↓↓↓
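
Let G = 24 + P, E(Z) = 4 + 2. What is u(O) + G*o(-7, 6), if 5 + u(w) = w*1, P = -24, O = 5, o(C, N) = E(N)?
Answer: 0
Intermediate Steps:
E(Z) = 6
o(C, N) = 6
u(w) = -5 + w (u(w) = -5 + w*1 = -5 + w)
G = 0 (G = 24 - 24 = 0)
u(O) + G*o(-7, 6) = (-5 + 5) + 0*6 = 0 + 0 = 0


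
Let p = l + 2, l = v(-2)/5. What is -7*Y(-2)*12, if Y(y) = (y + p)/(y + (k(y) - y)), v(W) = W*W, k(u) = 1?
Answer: -336/5 ≈ -67.200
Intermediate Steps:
v(W) = W²
l = ⅘ (l = (-2)²/5 = 4*(⅕) = ⅘ ≈ 0.80000)
p = 14/5 (p = ⅘ + 2 = 14/5 ≈ 2.8000)
Y(y) = 14/5 + y (Y(y) = (y + 14/5)/(y + (1 - y)) = (14/5 + y)/1 = (14/5 + y)*1 = 14/5 + y)
-7*Y(-2)*12 = -7*(14/5 - 2)*12 = -7*⅘*12 = -28/5*12 = -336/5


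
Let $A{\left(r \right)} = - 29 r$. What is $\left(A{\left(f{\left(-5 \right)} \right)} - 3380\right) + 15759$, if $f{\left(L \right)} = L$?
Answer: $12524$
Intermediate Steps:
$\left(A{\left(f{\left(-5 \right)} \right)} - 3380\right) + 15759 = \left(\left(-29\right) \left(-5\right) - 3380\right) + 15759 = \left(145 - 3380\right) + 15759 = -3235 + 15759 = 12524$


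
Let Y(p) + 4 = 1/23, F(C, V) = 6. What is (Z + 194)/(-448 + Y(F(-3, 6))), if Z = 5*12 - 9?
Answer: -161/297 ≈ -0.54209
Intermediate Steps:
Y(p) = -91/23 (Y(p) = -4 + 1/23 = -91/23)
Z = 51 (Z = 60 - 9 = 51)
(Z + 194)/(-448 + Y(F(-3, 6))) = (51 + 194)/(-448 - 91/23) = 245/(-10395/23) = 245*(-23/10395) = -161/297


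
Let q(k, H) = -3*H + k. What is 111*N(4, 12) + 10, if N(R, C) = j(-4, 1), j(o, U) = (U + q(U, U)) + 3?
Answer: 232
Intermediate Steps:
q(k, H) = k - 3*H
j(o, U) = 3 - U (j(o, U) = (U + (U - 3*U)) + 3 = (U - 2*U) + 3 = -U + 3 = 3 - U)
N(R, C) = 2 (N(R, C) = 3 - 1*1 = 3 - 1 = 2)
111*N(4, 12) + 10 = 111*2 + 10 = 222 + 10 = 232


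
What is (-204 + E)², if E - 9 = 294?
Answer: 9801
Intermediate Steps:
E = 303 (E = 9 + 294 = 303)
(-204 + E)² = (-204 + 303)² = 99² = 9801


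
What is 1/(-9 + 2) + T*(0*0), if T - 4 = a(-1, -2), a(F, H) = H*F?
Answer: -⅐ ≈ -0.14286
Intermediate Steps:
a(F, H) = F*H
T = 6 (T = 4 - 1*(-2) = 4 + 2 = 6)
1/(-9 + 2) + T*(0*0) = 1/(-9 + 2) + 6*(0*0) = 1/(-7) + 6*0 = -⅐ + 0 = -⅐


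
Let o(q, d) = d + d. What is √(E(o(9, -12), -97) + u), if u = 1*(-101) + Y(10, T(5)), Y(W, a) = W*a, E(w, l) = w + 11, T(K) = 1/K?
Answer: 4*I*√7 ≈ 10.583*I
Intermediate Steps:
o(q, d) = 2*d
T(K) = 1/K
E(w, l) = 11 + w
u = -99 (u = 1*(-101) + 10/5 = -101 + 10*(⅕) = -101 + 2 = -99)
√(E(o(9, -12), -97) + u) = √((11 + 2*(-12)) - 99) = √((11 - 24) - 99) = √(-13 - 99) = √(-112) = 4*I*√7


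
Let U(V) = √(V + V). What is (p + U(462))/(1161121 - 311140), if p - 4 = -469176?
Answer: -42652/77271 + 2*√231/849981 ≈ -0.55194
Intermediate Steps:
p = -469172 (p = 4 - 469176 = -469172)
U(V) = √2*√V (U(V) = √(2*V) = √2*√V)
(p + U(462))/(1161121 - 311140) = (-469172 + √2*√462)/(1161121 - 311140) = (-469172 + 2*√231)/849981 = (-469172 + 2*√231)*(1/849981) = -42652/77271 + 2*√231/849981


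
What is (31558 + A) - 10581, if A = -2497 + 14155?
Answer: 32635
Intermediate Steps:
A = 11658
(31558 + A) - 10581 = (31558 + 11658) - 10581 = 43216 - 10581 = 32635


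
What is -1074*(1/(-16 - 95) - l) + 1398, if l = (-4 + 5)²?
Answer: 91822/37 ≈ 2481.7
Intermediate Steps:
l = 1 (l = 1² = 1)
-1074*(1/(-16 - 95) - l) + 1398 = -1074*(1/(-16 - 95) - 1*1) + 1398 = -1074*(1/(-111) - 1) + 1398 = -1074*(-1/111 - 1) + 1398 = -1074*(-112/111) + 1398 = 40096/37 + 1398 = 91822/37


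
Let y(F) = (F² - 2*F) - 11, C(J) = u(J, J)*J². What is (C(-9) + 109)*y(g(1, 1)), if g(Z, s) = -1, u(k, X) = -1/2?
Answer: -548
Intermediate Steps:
u(k, X) = -½ (u(k, X) = -1*½ = -½)
C(J) = -J²/2
y(F) = -11 + F² - 2*F
(C(-9) + 109)*y(g(1, 1)) = (-½*(-9)² + 109)*(-11 + (-1)² - 2*(-1)) = (-½*81 + 109)*(-11 + 1 + 2) = (-81/2 + 109)*(-8) = (137/2)*(-8) = -548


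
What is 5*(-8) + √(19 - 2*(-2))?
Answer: -40 + √23 ≈ -35.204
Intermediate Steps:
5*(-8) + √(19 - 2*(-2)) = -40 + √(19 + 4) = -40 + √23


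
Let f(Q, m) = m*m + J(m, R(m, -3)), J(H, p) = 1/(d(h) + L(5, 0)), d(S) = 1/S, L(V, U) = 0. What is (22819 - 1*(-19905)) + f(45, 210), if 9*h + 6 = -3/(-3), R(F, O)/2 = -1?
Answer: 781411/9 ≈ 86824.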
↑↑↑
DESCRIPTION OF THE TASK: In the data above, find the line with "Answer: 9801" and the line with "Let o(q, d)". Retype both, plus every line between them, exactly.

TASK RESPONSE:
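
Answer: 9801
Intermediate Steps:
E = 303 (E = 9 + 294 = 303)
(-204 + E)² = (-204 + 303)² = 99² = 9801


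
What is 1/(-9 + 2) + T*(0*0), if T - 4 = a(-1, -2), a(F, H) = H*F?
Answer: -⅐ ≈ -0.14286
Intermediate Steps:
a(F, H) = F*H
T = 6 (T = 4 - 1*(-2) = 4 + 2 = 6)
1/(-9 + 2) + T*(0*0) = 1/(-9 + 2) + 6*(0*0) = 1/(-7) + 6*0 = -⅐ + 0 = -⅐


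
Let o(q, d) = d + d. What is √(E(o(9, -12), -97) + u), if u = 1*(-101) + Y(10, T(5)), Y(W, a) = W*a, E(w, l) = w + 11, T(K) = 1/K?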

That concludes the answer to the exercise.